> **Work to complete**
Only the lines holding the string "city" are needed; copy each of them from the data.
*** Opening of Source material ***
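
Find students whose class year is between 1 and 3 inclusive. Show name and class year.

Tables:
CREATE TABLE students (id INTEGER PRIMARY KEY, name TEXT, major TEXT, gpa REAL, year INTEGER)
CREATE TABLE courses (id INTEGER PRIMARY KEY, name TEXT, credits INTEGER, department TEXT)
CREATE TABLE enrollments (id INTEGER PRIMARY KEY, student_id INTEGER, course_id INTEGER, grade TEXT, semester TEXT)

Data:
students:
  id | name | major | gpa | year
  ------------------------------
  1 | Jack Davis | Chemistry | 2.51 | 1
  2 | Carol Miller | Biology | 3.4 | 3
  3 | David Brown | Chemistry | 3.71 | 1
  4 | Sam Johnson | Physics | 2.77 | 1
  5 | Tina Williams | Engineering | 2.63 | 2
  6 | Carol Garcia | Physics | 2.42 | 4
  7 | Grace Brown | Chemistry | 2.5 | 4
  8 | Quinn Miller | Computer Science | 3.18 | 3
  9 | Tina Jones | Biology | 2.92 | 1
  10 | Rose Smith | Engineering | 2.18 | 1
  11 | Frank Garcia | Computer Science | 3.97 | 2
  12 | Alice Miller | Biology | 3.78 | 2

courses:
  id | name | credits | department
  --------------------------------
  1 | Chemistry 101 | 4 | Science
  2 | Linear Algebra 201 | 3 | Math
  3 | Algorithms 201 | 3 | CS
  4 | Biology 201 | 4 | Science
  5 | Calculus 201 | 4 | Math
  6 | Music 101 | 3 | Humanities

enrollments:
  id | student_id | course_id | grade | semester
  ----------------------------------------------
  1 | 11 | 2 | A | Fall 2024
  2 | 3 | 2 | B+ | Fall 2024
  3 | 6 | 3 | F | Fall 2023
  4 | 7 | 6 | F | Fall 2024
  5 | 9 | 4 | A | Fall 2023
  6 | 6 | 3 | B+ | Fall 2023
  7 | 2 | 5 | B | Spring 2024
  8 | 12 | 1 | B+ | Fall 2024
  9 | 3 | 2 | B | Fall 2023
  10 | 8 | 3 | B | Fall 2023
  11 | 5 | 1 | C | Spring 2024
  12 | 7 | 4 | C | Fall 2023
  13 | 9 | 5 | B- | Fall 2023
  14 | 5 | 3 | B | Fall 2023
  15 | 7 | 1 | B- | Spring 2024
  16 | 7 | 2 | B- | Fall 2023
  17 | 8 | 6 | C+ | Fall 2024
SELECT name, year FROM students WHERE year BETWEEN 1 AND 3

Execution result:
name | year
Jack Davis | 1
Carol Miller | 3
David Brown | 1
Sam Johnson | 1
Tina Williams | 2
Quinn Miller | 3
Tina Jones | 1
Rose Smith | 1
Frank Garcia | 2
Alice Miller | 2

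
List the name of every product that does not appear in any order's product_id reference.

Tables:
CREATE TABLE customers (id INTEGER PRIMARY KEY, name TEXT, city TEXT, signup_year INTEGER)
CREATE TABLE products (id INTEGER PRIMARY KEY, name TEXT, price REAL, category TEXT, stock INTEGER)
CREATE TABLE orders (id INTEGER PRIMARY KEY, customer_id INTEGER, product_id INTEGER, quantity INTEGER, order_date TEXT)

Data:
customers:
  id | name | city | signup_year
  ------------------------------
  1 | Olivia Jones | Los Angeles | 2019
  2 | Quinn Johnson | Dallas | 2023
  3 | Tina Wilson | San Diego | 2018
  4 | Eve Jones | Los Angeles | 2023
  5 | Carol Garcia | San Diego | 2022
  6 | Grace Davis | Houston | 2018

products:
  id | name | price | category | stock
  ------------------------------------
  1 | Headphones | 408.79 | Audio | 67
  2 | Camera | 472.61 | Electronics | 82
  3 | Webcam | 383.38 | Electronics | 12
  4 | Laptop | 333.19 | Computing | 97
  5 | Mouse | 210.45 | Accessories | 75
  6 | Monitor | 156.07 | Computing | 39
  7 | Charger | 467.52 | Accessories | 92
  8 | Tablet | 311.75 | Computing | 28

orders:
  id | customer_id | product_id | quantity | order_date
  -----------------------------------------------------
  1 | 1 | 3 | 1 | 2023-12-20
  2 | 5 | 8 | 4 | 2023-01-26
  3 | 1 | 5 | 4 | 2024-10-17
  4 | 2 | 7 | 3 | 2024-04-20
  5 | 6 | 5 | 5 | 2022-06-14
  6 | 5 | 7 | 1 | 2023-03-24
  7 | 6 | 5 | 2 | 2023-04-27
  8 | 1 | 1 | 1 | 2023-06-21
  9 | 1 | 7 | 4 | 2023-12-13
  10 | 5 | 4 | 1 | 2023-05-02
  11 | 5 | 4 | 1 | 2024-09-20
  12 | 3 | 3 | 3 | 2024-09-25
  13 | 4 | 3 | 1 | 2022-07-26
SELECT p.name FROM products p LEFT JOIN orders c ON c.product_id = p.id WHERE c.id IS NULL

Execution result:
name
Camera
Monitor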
*** Close of Source material ***
> **Exercise response**
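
CREATE TABLE customers (id INTEGER PRIMARY KEY, name TEXT, city TEXT, signup_year INTEGER)
  id | name | city | signup_year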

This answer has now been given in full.